### EXERCISE PROMPT
Go line by line through the data and copy those with the word "this".

### EXTRACTED INFORMATION
□ □ □ □ □

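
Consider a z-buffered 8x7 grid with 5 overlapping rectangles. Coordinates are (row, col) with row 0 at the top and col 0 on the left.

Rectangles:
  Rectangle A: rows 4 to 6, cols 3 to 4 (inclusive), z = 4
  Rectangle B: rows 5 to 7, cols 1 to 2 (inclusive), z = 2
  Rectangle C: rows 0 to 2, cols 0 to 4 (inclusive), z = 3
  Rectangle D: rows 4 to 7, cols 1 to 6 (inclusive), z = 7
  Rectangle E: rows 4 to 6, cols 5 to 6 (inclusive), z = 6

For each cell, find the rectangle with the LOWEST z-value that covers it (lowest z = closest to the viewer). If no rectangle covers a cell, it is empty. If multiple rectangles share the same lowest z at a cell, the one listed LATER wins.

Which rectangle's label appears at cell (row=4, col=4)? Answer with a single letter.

Check cell (4,4):
  A: rows 4-6 cols 3-4 z=4 -> covers; best now A (z=4)
  B: rows 5-7 cols 1-2 -> outside (row miss)
  C: rows 0-2 cols 0-4 -> outside (row miss)
  D: rows 4-7 cols 1-6 z=7 -> covers; best now A (z=4)
  E: rows 4-6 cols 5-6 -> outside (col miss)
Winner: A at z=4

Answer: A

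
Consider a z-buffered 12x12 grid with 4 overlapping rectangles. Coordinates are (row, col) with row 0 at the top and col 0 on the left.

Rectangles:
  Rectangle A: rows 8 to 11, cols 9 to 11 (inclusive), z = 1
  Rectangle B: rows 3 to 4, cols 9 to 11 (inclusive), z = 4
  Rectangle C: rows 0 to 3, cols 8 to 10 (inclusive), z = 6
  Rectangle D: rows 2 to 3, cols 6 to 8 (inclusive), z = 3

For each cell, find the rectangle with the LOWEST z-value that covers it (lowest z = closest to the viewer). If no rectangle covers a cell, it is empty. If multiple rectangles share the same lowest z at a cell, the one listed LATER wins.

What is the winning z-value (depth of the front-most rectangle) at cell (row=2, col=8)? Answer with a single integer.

Answer: 3

Derivation:
Check cell (2,8):
  A: rows 8-11 cols 9-11 -> outside (row miss)
  B: rows 3-4 cols 9-11 -> outside (row miss)
  C: rows 0-3 cols 8-10 z=6 -> covers; best now C (z=6)
  D: rows 2-3 cols 6-8 z=3 -> covers; best now D (z=3)
Winner: D at z=3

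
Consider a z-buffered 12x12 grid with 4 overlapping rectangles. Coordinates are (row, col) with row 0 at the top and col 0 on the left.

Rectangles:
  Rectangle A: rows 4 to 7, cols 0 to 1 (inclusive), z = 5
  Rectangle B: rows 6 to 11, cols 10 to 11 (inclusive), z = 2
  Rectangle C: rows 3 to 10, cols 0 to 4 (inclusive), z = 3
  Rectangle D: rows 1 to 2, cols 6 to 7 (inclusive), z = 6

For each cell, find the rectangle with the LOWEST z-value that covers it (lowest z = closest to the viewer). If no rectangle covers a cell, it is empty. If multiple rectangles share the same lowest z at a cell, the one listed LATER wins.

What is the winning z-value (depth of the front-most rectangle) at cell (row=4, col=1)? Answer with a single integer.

Answer: 3

Derivation:
Check cell (4,1):
  A: rows 4-7 cols 0-1 z=5 -> covers; best now A (z=5)
  B: rows 6-11 cols 10-11 -> outside (row miss)
  C: rows 3-10 cols 0-4 z=3 -> covers; best now C (z=3)
  D: rows 1-2 cols 6-7 -> outside (row miss)
Winner: C at z=3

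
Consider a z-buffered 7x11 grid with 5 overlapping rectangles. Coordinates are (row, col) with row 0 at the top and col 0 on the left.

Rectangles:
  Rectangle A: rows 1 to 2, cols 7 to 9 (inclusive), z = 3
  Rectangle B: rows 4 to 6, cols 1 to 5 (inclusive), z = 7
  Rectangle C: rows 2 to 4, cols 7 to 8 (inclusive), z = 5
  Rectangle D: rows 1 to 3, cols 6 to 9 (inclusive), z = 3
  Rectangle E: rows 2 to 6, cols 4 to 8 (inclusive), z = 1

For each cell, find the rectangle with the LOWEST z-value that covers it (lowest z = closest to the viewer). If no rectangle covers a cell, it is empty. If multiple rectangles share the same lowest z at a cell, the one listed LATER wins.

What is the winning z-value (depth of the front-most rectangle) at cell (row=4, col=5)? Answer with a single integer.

Answer: 1

Derivation:
Check cell (4,5):
  A: rows 1-2 cols 7-9 -> outside (row miss)
  B: rows 4-6 cols 1-5 z=7 -> covers; best now B (z=7)
  C: rows 2-4 cols 7-8 -> outside (col miss)
  D: rows 1-3 cols 6-9 -> outside (row miss)
  E: rows 2-6 cols 4-8 z=1 -> covers; best now E (z=1)
Winner: E at z=1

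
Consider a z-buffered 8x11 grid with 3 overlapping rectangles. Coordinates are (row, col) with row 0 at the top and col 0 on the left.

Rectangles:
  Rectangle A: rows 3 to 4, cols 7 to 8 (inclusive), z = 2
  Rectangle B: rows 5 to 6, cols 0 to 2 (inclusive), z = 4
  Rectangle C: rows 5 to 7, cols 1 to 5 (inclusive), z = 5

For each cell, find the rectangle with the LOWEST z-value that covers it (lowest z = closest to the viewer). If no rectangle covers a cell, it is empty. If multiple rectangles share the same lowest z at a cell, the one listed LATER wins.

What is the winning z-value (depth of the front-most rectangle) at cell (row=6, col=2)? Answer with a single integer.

Check cell (6,2):
  A: rows 3-4 cols 7-8 -> outside (row miss)
  B: rows 5-6 cols 0-2 z=4 -> covers; best now B (z=4)
  C: rows 5-7 cols 1-5 z=5 -> covers; best now B (z=4)
Winner: B at z=4

Answer: 4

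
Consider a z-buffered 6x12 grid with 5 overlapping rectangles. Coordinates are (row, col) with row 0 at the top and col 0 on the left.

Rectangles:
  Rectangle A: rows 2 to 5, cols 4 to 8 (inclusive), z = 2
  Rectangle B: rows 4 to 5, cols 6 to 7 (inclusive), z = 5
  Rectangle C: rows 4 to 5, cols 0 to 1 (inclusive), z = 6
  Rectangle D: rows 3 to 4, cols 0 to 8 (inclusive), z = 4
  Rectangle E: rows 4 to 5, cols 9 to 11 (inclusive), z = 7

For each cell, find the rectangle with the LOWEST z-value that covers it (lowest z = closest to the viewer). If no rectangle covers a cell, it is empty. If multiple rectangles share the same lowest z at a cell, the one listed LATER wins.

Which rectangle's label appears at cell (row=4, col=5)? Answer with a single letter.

Answer: A

Derivation:
Check cell (4,5):
  A: rows 2-5 cols 4-8 z=2 -> covers; best now A (z=2)
  B: rows 4-5 cols 6-7 -> outside (col miss)
  C: rows 4-5 cols 0-1 -> outside (col miss)
  D: rows 3-4 cols 0-8 z=4 -> covers; best now A (z=2)
  E: rows 4-5 cols 9-11 -> outside (col miss)
Winner: A at z=2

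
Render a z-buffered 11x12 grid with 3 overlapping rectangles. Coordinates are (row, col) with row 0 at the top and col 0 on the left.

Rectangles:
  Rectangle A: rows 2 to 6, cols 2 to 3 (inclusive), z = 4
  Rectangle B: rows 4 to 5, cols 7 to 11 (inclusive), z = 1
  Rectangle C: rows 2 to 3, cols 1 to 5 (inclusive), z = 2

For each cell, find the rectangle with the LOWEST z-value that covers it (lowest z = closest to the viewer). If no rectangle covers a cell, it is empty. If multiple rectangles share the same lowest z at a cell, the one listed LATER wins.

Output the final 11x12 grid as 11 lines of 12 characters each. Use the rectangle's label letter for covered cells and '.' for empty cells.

............
............
.CCCCC......
.CCCCC......
..AA...BBBBB
..AA...BBBBB
..AA........
............
............
............
............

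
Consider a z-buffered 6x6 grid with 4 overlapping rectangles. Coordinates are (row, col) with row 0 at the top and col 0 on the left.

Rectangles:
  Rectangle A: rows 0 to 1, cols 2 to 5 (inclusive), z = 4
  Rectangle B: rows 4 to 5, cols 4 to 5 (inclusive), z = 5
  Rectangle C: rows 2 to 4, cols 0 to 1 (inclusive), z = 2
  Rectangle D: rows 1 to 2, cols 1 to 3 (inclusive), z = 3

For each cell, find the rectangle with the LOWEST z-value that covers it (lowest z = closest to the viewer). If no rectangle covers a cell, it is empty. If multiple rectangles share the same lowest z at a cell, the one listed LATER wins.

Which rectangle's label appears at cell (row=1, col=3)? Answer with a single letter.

Check cell (1,3):
  A: rows 0-1 cols 2-5 z=4 -> covers; best now A (z=4)
  B: rows 4-5 cols 4-5 -> outside (row miss)
  C: rows 2-4 cols 0-1 -> outside (row miss)
  D: rows 1-2 cols 1-3 z=3 -> covers; best now D (z=3)
Winner: D at z=3

Answer: D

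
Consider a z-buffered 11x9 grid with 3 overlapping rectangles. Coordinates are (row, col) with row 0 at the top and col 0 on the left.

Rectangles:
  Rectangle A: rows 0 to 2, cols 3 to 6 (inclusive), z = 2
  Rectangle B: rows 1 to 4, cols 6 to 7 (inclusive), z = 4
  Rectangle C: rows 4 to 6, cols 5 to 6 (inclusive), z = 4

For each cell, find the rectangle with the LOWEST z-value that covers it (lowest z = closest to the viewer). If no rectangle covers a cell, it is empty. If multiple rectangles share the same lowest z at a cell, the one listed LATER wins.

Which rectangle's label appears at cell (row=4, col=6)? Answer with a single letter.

Answer: C

Derivation:
Check cell (4,6):
  A: rows 0-2 cols 3-6 -> outside (row miss)
  B: rows 1-4 cols 6-7 z=4 -> covers; best now B (z=4)
  C: rows 4-6 cols 5-6 z=4 -> covers; best now C (z=4)
Winner: C at z=4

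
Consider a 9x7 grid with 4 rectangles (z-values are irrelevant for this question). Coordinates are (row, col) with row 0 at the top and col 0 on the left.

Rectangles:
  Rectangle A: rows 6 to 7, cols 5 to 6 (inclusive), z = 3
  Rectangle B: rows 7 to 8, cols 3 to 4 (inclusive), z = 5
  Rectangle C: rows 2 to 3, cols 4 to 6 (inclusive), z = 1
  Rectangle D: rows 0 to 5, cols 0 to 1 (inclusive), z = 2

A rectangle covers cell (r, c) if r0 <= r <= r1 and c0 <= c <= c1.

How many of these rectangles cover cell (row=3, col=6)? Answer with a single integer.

Answer: 1

Derivation:
Check cell (3,6):
  A: rows 6-7 cols 5-6 -> outside (row miss)
  B: rows 7-8 cols 3-4 -> outside (row miss)
  C: rows 2-3 cols 4-6 -> covers
  D: rows 0-5 cols 0-1 -> outside (col miss)
Count covering = 1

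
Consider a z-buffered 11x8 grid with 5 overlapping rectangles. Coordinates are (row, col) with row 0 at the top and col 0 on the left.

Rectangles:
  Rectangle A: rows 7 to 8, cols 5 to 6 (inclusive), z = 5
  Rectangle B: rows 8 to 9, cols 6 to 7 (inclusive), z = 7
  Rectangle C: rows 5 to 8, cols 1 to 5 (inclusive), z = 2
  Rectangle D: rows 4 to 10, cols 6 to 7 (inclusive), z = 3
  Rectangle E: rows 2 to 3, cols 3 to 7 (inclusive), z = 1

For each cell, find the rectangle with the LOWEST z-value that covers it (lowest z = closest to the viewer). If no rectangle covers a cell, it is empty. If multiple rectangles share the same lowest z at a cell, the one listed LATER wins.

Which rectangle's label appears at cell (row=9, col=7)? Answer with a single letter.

Answer: D

Derivation:
Check cell (9,7):
  A: rows 7-8 cols 5-6 -> outside (row miss)
  B: rows 8-9 cols 6-7 z=7 -> covers; best now B (z=7)
  C: rows 5-8 cols 1-5 -> outside (row miss)
  D: rows 4-10 cols 6-7 z=3 -> covers; best now D (z=3)
  E: rows 2-3 cols 3-7 -> outside (row miss)
Winner: D at z=3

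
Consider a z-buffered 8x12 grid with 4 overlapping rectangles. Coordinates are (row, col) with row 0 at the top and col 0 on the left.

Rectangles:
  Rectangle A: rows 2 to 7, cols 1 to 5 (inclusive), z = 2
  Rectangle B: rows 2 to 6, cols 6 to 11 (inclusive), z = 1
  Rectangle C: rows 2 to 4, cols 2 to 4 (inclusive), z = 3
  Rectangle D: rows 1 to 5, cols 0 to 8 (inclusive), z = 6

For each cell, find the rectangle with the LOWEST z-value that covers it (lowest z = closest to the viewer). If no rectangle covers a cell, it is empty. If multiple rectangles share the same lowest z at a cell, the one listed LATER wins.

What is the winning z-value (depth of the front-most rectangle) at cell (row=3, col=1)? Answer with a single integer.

Answer: 2

Derivation:
Check cell (3,1):
  A: rows 2-7 cols 1-5 z=2 -> covers; best now A (z=2)
  B: rows 2-6 cols 6-11 -> outside (col miss)
  C: rows 2-4 cols 2-4 -> outside (col miss)
  D: rows 1-5 cols 0-8 z=6 -> covers; best now A (z=2)
Winner: A at z=2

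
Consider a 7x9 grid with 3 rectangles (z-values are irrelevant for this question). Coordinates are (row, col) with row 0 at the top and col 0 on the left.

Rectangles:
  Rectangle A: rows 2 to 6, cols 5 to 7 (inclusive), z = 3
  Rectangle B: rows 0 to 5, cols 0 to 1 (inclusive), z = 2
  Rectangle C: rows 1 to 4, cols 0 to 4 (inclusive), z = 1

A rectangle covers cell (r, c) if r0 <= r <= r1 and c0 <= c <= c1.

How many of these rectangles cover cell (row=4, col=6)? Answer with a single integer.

Check cell (4,6):
  A: rows 2-6 cols 5-7 -> covers
  B: rows 0-5 cols 0-1 -> outside (col miss)
  C: rows 1-4 cols 0-4 -> outside (col miss)
Count covering = 1

Answer: 1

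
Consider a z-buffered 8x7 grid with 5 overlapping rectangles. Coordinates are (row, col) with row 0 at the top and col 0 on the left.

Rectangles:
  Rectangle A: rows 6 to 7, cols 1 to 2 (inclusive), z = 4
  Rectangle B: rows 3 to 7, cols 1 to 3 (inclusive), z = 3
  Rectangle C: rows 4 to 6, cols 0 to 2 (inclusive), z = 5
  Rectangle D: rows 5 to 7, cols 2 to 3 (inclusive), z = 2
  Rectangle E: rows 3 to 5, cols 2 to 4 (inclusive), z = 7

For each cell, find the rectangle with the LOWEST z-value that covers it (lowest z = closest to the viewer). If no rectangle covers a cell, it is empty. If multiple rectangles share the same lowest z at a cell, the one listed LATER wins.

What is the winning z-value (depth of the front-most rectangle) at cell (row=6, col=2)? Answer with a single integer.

Answer: 2

Derivation:
Check cell (6,2):
  A: rows 6-7 cols 1-2 z=4 -> covers; best now A (z=4)
  B: rows 3-7 cols 1-3 z=3 -> covers; best now B (z=3)
  C: rows 4-6 cols 0-2 z=5 -> covers; best now B (z=3)
  D: rows 5-7 cols 2-3 z=2 -> covers; best now D (z=2)
  E: rows 3-5 cols 2-4 -> outside (row miss)
Winner: D at z=2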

□ □ □ □ □

### WRITTEN REPLY
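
Consider a 9x7 grid with 4 rectangles (z-values are irrelevant for this question). Coordinates are (row, col) with row 0 at the top and col 0 on the left.
Consider a 7x9 grid with 3 rectangles (z-values are irrelevant for this question). Coordinates are (row, col) with row 0 at the top and col 0 on the left.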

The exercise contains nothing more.